▸ Problem
From the line containing "How many distinct settings of a, b, c, d, e" to the end of the records below, output each line exactly; include both ends and nothing else.

[Stored data entries]
========================================

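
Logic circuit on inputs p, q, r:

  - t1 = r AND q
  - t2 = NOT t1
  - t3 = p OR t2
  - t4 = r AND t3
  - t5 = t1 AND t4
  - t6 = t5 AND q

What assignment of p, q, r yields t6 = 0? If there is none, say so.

t6 = t5 AND q must be 0, so at least one of t5, q is 0.
Check with p=0, q=1, r=0:
t1 = r AND q = 0 AND 1 = 0
t2 = NOT t1 = NOT 0 = 1
t3 = p OR t2 = 0 OR 1 = 1
t4 = r AND t3 = 0 AND 1 = 0
t5 = t1 AND t4 = 0 AND 0 = 0
t6 = t5 AND q = 0 AND 1 = 0
So t6 = 0 as required.

p=0, q=1, r=0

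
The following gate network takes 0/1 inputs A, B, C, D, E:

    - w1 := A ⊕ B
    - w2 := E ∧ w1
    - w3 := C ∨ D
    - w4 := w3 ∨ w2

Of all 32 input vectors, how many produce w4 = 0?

w4 = w3 ∨ w2 must be 0, so both w3 = 0 and w2 = 0.
w3 = C ∨ D must be 0, so both C = 0 and D = 0.
w2 = E ∧ w1 must be 0, so at least one of E, w1 is 0.
Satisfying assignments:
  A=0, B=0, C=0, D=0, E=0
  A=0, B=0, C=0, D=0, E=1
  A=0, B=1, C=0, D=0, E=0
  A=1, B=0, C=0, D=0, E=0
  A=1, B=1, C=0, D=0, E=0
  A=1, B=1, C=0, D=0, E=1

6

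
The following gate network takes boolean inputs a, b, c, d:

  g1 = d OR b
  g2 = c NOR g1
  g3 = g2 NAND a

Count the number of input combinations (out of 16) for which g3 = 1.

15

g3 = g2 NAND a must be 1, so at least one of g2, a is 0.
Enumerating the 16 input combinations, 15 give g3 = 1 and 1 give g3 = 0.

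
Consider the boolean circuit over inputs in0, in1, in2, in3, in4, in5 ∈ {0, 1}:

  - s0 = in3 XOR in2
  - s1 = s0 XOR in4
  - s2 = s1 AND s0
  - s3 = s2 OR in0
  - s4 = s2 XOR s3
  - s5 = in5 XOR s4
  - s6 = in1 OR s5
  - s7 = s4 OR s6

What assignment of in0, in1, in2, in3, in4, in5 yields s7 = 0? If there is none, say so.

Check with in0=0, in1=0, in2=0, in3=0, in4=1, in5=0:
s0 = in3 XOR in2 = 0 XOR 0 = 0
s1 = s0 XOR in4 = 0 XOR 1 = 1
s2 = s1 AND s0 = 1 AND 0 = 0
s3 = s2 OR in0 = 0 OR 0 = 0
s4 = s2 XOR s3 = 0 XOR 0 = 0
s5 = in5 XOR s4 = 0 XOR 0 = 0
s6 = in1 OR s5 = 0 OR 0 = 0
s7 = s4 OR s6 = 0 OR 0 = 0
So s7 = 0 as required.

in0=0, in1=0, in2=0, in3=0, in4=1, in5=0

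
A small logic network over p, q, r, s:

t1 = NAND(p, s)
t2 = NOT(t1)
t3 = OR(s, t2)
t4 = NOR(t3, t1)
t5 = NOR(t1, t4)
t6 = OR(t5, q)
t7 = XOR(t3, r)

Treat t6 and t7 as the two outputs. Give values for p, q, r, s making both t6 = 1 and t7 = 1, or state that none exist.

Check with p=0, q=1, r=0, s=1:
t1 = NAND(p, s) = NAND(0, 1) = 1
t2 = NOT(t1) = NOT 1 = 0
t3 = OR(s, t2) = OR(1, 0) = 1
t4 = NOR(t3, t1) = NOR(1, 1) = 0
t5 = NOR(t1, t4) = NOR(1, 0) = 0
t6 = OR(t5, q) = OR(0, 1) = 1
t7 = XOR(t3, r) = XOR(1, 0) = 1
So t6 = 1 and t7 = 1.

p=0, q=1, r=0, s=1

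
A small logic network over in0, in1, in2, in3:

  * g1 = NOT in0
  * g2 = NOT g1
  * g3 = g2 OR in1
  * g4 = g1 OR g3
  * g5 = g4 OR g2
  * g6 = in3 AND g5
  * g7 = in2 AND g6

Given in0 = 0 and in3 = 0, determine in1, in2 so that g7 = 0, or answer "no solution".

in1=1, in2=1

g7 = in2 AND g6 must be 0, so at least one of in2, g6 is 0.
Check with in0 = 0 and in3 = 0 and in1=1, in2=1:
g1 = NOT in0 = NOT 0 = 1
g2 = NOT g1 = NOT 1 = 0
g3 = g2 OR in1 = 0 OR 1 = 1
g4 = g1 OR g3 = 1 OR 1 = 1
g5 = g4 OR g2 = 1 OR 0 = 1
g6 = in3 AND g5 = 0 AND 1 = 0
g7 = in2 AND g6 = 1 AND 0 = 0
So g7 = 0.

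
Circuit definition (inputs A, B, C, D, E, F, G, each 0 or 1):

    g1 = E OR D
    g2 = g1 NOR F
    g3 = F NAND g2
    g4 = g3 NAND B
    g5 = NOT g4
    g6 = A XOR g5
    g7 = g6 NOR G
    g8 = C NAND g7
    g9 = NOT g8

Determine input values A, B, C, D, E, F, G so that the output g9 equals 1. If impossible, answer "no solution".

g9 = NOT g8 must be 1, so g8 = 0.
g8 = C NAND g7 must be 0, so both C = 1 and g7 = 1.
Check with A=0, B=0, C=1, D=0, E=0, F=0, G=0:
g1 = E OR D = 0 OR 0 = 0
g2 = g1 NOR F = 0 NOR 0 = 1
g3 = F NAND g2 = 0 NAND 1 = 1
g4 = g3 NAND B = 1 NAND 0 = 1
g5 = NOT g4 = NOT 1 = 0
g6 = A XOR g5 = 0 XOR 0 = 0
g7 = g6 NOR G = 0 NOR 0 = 1
g8 = C NAND g7 = 1 NAND 1 = 0
g9 = NOT g8 = NOT 0 = 1
So g9 = 1 as required.

A=0, B=0, C=1, D=0, E=0, F=0, G=0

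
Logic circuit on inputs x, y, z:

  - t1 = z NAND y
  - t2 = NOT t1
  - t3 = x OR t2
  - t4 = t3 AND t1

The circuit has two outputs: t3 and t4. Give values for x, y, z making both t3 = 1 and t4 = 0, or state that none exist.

x=1, y=1, z=1

Check with x=1, y=1, z=1:
t1 = z NAND y = 1 NAND 1 = 0
t2 = NOT t1 = NOT 0 = 1
t3 = x OR t2 = 1 OR 1 = 1
t4 = t3 AND t1 = 1 AND 0 = 0
So t3 = 1 and t4 = 0.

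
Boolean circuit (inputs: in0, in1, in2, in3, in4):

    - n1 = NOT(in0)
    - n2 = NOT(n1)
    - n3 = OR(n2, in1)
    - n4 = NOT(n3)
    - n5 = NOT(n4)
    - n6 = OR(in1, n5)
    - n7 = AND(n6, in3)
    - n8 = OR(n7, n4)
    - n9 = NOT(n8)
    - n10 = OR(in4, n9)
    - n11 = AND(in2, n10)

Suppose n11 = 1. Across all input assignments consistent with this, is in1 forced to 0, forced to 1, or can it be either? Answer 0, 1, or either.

Both values of in1 occur among assignments with n11 = 1:
  in1=0: in0=0, in1=0, in2=1, in3=0, in4=1
  in1=1: in0=0, in1=1, in2=1, in3=0, in4=0

either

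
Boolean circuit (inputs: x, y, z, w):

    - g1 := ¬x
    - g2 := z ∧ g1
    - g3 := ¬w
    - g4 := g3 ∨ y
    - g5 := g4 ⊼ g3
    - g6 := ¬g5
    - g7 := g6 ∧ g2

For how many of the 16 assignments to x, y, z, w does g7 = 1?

g7 = g6 ∧ g2 must be 1, so both g6 = 1 and g2 = 1.
g6 = ¬g5 must be 1, so g5 = 0.
Satisfying assignments:
  x=0, y=0, z=1, w=0
  x=0, y=1, z=1, w=0

2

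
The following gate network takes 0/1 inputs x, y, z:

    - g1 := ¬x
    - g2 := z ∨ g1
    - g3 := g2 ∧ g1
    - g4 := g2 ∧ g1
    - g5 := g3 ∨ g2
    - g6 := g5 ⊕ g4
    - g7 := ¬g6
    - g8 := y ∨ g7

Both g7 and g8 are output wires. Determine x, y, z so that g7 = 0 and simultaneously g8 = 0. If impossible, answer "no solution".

Check with x=1, y=0, z=1:
g1 = ¬x = ¬1 = 0
g2 = z ∨ g1 = 1 ∨ 0 = 1
g3 = g2 ∧ g1 = 1 ∧ 0 = 0
g4 = g2 ∧ g1 = 1 ∧ 0 = 0
g5 = g3 ∨ g2 = 0 ∨ 1 = 1
g6 = g5 ⊕ g4 = 1 ⊕ 0 = 1
g7 = ¬g6 = ¬1 = 0
g8 = y ∨ g7 = 0 ∨ 0 = 0
So g7 = 0 and g8 = 0.

x=1, y=0, z=1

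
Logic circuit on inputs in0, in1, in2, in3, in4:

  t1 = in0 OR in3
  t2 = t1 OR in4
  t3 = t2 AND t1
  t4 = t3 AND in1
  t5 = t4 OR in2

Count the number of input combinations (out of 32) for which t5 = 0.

10

t5 = t4 OR in2 must be 0, so both t4 = 0 and in2 = 0.
Enumerating the 32 input combinations, 10 give t5 = 0 and 22 give t5 = 1.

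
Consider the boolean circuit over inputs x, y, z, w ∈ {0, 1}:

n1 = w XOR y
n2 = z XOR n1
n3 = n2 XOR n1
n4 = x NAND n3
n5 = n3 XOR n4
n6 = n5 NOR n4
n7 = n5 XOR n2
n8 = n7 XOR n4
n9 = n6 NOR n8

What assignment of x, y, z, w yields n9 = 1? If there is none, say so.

x=0, y=1, z=1, w=1

n9 = n6 NOR n8 must be 1, so both n6 = 0 and n8 = 0.
n6 = n5 NOR n4 must be 0, so at least one of n5, n4 is 1.
Check with x=0, y=1, z=1, w=1:
n1 = w XOR y = 1 XOR 1 = 0
n2 = z XOR n1 = 1 XOR 0 = 1
n3 = n2 XOR n1 = 1 XOR 0 = 1
n4 = x NAND n3 = 0 NAND 1 = 1
n5 = n3 XOR n4 = 1 XOR 1 = 0
n6 = n5 NOR n4 = 0 NOR 1 = 0
n7 = n5 XOR n2 = 0 XOR 1 = 1
n8 = n7 XOR n4 = 1 XOR 1 = 0
n9 = n6 NOR n8 = 0 NOR 0 = 1
So n9 = 1 as required.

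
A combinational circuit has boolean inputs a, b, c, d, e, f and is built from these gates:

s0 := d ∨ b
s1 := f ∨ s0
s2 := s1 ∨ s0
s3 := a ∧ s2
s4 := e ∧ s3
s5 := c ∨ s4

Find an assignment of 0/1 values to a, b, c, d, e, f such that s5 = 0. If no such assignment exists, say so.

a=0, b=1, c=0, d=0, e=0, f=0

Check with a=0, b=1, c=0, d=0, e=0, f=0:
s0 = d ∨ b = 0 ∨ 1 = 1
s1 = f ∨ s0 = 0 ∨ 1 = 1
s2 = s1 ∨ s0 = 1 ∨ 1 = 1
s3 = a ∧ s2 = 0 ∧ 1 = 0
s4 = e ∧ s3 = 0 ∧ 0 = 0
s5 = c ∨ s4 = 0 ∨ 0 = 0
So s5 = 0 as required.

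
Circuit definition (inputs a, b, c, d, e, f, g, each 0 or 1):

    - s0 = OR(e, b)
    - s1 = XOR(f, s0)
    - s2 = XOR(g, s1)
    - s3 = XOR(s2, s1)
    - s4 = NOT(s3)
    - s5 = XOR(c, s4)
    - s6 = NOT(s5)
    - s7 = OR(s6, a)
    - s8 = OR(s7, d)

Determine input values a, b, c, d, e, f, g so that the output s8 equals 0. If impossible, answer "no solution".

a=0, b=1, c=0, d=0, e=1, f=0, g=0

s8 = OR(s7, d) must be 0, so both s7 = 0 and d = 0.
Check with a=0, b=1, c=0, d=0, e=1, f=0, g=0:
s0 = OR(e, b) = OR(1, 1) = 1
s1 = XOR(f, s0) = XOR(0, 1) = 1
s2 = XOR(g, s1) = XOR(0, 1) = 1
s3 = XOR(s2, s1) = XOR(1, 1) = 0
s4 = NOT(s3) = NOT 0 = 1
s5 = XOR(c, s4) = XOR(0, 1) = 1
s6 = NOT(s5) = NOT 1 = 0
s7 = OR(s6, a) = OR(0, 0) = 0
s8 = OR(s7, d) = OR(0, 0) = 0
So s8 = 0 as required.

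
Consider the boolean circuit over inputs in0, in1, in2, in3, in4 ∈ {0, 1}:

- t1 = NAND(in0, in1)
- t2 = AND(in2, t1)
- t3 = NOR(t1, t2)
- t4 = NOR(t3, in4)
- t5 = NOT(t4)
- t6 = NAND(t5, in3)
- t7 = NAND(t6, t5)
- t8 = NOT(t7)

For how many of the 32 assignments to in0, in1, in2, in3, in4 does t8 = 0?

22

t8 = NOT(t7) must be 0, so t7 = 1.
t7 = NAND(t6, t5) must be 1, so at least one of t6, t5 is 0.
Enumerating the 32 input combinations, 22 give t8 = 0 and 10 give t8 = 1.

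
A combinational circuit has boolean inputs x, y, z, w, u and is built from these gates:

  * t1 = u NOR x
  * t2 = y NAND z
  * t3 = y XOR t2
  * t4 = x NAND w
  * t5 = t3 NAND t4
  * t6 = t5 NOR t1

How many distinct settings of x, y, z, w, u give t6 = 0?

t6 = t5 NOR t1 must be 0, so at least one of t5, t1 is 1.
Enumerating the 32 input combinations, 20 give t6 = 0 and 12 give t6 = 1.

20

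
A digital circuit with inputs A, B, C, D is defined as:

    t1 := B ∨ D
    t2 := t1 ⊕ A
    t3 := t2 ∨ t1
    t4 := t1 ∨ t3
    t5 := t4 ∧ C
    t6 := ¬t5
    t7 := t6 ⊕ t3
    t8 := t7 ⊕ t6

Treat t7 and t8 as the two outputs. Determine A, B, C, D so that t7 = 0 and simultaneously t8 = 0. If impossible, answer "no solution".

Across all 16 input combinations, none give both t7 = 0 and t8 = 0.

no solution exists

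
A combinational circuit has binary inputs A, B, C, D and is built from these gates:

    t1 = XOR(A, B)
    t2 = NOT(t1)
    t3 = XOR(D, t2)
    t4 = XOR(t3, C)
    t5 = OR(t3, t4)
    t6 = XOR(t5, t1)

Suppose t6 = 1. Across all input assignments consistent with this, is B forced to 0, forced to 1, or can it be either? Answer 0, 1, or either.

either

Both values of B occur among assignments with t6 = 1:
  B=0: A=0, B=0, C=0, D=0
  B=1: A=0, B=1, C=0, D=0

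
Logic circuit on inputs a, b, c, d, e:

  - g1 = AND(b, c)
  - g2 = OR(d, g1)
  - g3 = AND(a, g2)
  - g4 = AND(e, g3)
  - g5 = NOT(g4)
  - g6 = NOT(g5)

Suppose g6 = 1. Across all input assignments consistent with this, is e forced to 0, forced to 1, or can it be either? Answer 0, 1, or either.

g6 = NOT(g5) must be 1, so g5 = 0.
g5 = NOT(g4) must be 0, so g4 = 1.
Every assignment with g6 = 1 has e = 1; there are 5 such assignment(s).

1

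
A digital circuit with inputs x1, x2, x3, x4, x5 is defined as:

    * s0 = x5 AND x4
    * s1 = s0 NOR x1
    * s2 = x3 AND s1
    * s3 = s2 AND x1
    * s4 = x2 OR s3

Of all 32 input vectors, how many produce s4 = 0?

16

s4 = x2 OR s3 must be 0, so both x2 = 0 and s3 = 0.
s3 = s2 AND x1 must be 0, so at least one of s2, x1 is 0.
Enumerating the 32 input combinations, 16 give s4 = 0 and 16 give s4 = 1.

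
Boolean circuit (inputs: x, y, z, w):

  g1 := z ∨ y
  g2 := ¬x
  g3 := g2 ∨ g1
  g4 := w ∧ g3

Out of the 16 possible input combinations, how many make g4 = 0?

9

g4 = w ∧ g3 must be 0, so at least one of w, g3 is 0.
Enumerating the 16 input combinations, 9 give g4 = 0 and 7 give g4 = 1.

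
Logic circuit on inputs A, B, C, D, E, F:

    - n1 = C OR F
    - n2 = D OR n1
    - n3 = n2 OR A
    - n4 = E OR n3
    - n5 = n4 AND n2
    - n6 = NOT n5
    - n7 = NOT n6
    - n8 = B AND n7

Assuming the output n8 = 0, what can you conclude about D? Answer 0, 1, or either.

either

Both values of D occur among assignments with n8 = 0:
  D=0: A=0, B=0, C=0, D=0, E=0, F=0
  D=1: A=0, B=0, C=0, D=1, E=0, F=0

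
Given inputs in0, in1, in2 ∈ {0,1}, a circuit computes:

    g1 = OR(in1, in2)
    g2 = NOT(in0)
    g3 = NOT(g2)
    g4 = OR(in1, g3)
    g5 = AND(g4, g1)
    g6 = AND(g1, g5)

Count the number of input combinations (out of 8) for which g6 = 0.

g6 = AND(g1, g5) must be 0, so at least one of g1, g5 is 0.
Satisfying assignments:
  in0=0, in1=0, in2=0
  in0=0, in1=0, in2=1
  in0=1, in1=0, in2=0

3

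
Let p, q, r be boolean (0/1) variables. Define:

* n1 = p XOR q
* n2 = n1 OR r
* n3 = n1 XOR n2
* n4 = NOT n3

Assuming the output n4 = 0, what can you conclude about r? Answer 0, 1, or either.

1

n4 = NOT n3 must be 0, so n3 = 1.
n3 = n1 XOR n2 must be 1, so n1 and n2 differ.
Every assignment with n4 = 0 has r = 1; there are 2 such assignment(s).
  p=0, q=0, r=1
  p=1, q=1, r=1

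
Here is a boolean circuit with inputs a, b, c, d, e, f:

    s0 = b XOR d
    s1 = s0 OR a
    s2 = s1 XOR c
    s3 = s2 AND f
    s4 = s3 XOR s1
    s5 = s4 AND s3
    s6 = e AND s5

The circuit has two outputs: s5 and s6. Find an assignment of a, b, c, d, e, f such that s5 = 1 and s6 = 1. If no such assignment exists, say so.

a=0, b=0, c=1, d=0, e=1, f=1

Check with a=0, b=0, c=1, d=0, e=1, f=1:
s0 = b XOR d = 0 XOR 0 = 0
s1 = s0 OR a = 0 OR 0 = 0
s2 = s1 XOR c = 0 XOR 1 = 1
s3 = s2 AND f = 1 AND 1 = 1
s4 = s3 XOR s1 = 1 XOR 0 = 1
s5 = s4 AND s3 = 1 AND 1 = 1
s6 = e AND s5 = 1 AND 1 = 1
So s5 = 1 and s6 = 1.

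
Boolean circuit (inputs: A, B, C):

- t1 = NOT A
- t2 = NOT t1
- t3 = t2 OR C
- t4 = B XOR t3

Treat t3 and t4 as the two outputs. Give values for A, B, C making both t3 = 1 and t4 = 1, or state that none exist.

A=0, B=0, C=1

Check with A=0, B=0, C=1:
t1 = NOT A = NOT 0 = 1
t2 = NOT t1 = NOT 1 = 0
t3 = t2 OR C = 0 OR 1 = 1
t4 = B XOR t3 = 0 XOR 1 = 1
So t3 = 1 and t4 = 1.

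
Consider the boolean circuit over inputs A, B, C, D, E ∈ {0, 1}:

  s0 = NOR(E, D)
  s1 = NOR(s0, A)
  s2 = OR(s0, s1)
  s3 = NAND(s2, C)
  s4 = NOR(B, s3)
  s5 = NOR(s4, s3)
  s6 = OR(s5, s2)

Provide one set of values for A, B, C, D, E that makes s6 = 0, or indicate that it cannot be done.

s6 = OR(s5, s2) must be 0, so both s5 = 0 and s2 = 0.
s5 = NOR(s4, s3) must be 0, so at least one of s4, s3 is 1.
s2 = OR(s0, s1) must be 0, so both s0 = 0 and s1 = 0.
Check with A=1 B=0 C=1 D=1 E=1:
s0 = NOR(E, D) = NOR(1, 1) = 0
s1 = NOR(s0, A) = NOR(0, 1) = 0
s2 = OR(s0, s1) = OR(0, 0) = 0
s3 = NAND(s2, C) = NAND(0, 1) = 1
s4 = NOR(B, s3) = NOR(0, 1) = 0
s5 = NOR(s4, s3) = NOR(0, 1) = 0
s6 = OR(s5, s2) = OR(0, 0) = 0
So s6 = 0 as required.

A=1 B=0 C=1 D=1 E=1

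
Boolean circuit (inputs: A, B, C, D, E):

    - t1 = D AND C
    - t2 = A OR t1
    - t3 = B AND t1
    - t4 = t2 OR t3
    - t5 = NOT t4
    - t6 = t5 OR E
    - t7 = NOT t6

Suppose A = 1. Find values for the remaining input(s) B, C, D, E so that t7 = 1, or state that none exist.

Check with A = 1 and B=0, C=1, D=0, E=0:
t1 = D AND C = 0 AND 1 = 0
t2 = A OR t1 = 1 OR 0 = 1
t3 = B AND t1 = 0 AND 0 = 0
t4 = t2 OR t3 = 1 OR 0 = 1
t5 = NOT t4 = NOT 1 = 0
t6 = t5 OR E = 0 OR 0 = 0
t7 = NOT t6 = NOT 0 = 1
So t7 = 1.

B=0, C=1, D=0, E=0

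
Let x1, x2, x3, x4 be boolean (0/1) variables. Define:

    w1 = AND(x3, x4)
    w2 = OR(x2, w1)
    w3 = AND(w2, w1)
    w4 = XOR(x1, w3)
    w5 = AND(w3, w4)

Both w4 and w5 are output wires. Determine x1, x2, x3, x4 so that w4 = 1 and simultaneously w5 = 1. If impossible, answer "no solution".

x1=0, x2=1, x3=1, x4=1

Check with x1=0, x2=1, x3=1, x4=1:
w1 = AND(x3, x4) = AND(1, 1) = 1
w2 = OR(x2, w1) = OR(1, 1) = 1
w3 = AND(w2, w1) = AND(1, 1) = 1
w4 = XOR(x1, w3) = XOR(0, 1) = 1
w5 = AND(w3, w4) = AND(1, 1) = 1
So w4 = 1 and w5 = 1.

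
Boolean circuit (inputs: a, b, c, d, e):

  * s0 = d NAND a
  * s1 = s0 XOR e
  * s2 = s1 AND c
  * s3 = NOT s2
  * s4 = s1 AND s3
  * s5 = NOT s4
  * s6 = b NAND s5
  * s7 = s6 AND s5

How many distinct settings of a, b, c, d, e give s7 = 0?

20

s7 = s6 AND s5 must be 0, so at least one of s6, s5 is 0.
Enumerating the 32 input combinations, 20 give s7 = 0 and 12 give s7 = 1.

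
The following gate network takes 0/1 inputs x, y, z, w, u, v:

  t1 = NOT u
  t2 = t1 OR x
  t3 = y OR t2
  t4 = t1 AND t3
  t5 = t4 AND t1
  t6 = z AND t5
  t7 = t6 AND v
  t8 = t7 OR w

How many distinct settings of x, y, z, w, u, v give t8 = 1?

36

t8 = t7 OR w must be 1, so at least one of t7, w is 1.
Enumerating the 64 input combinations, 36 give t8 = 1 and 28 give t8 = 0.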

========================================

▸ Response to this task
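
How many distinct settings of a, b, c, d, e give s7 = 0?

20

s7 = s6 AND s5 must be 0, so at least one of s6, s5 is 0.
Enumerating the 32 input combinations, 20 give s7 = 0 and 12 give s7 = 1.

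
The following gate network takes 0/1 inputs x, y, z, w, u, v:

  t1 = NOT u
  t2 = t1 OR x
  t3 = y OR t2
  t4 = t1 AND t3
  t5 = t4 AND t1
  t6 = z AND t5
  t7 = t6 AND v
  t8 = t7 OR w

How many distinct settings of x, y, z, w, u, v give t8 = 1?

36

t8 = t7 OR w must be 1, so at least one of t7, w is 1.
Enumerating the 64 input combinations, 36 give t8 = 1 and 28 give t8 = 0.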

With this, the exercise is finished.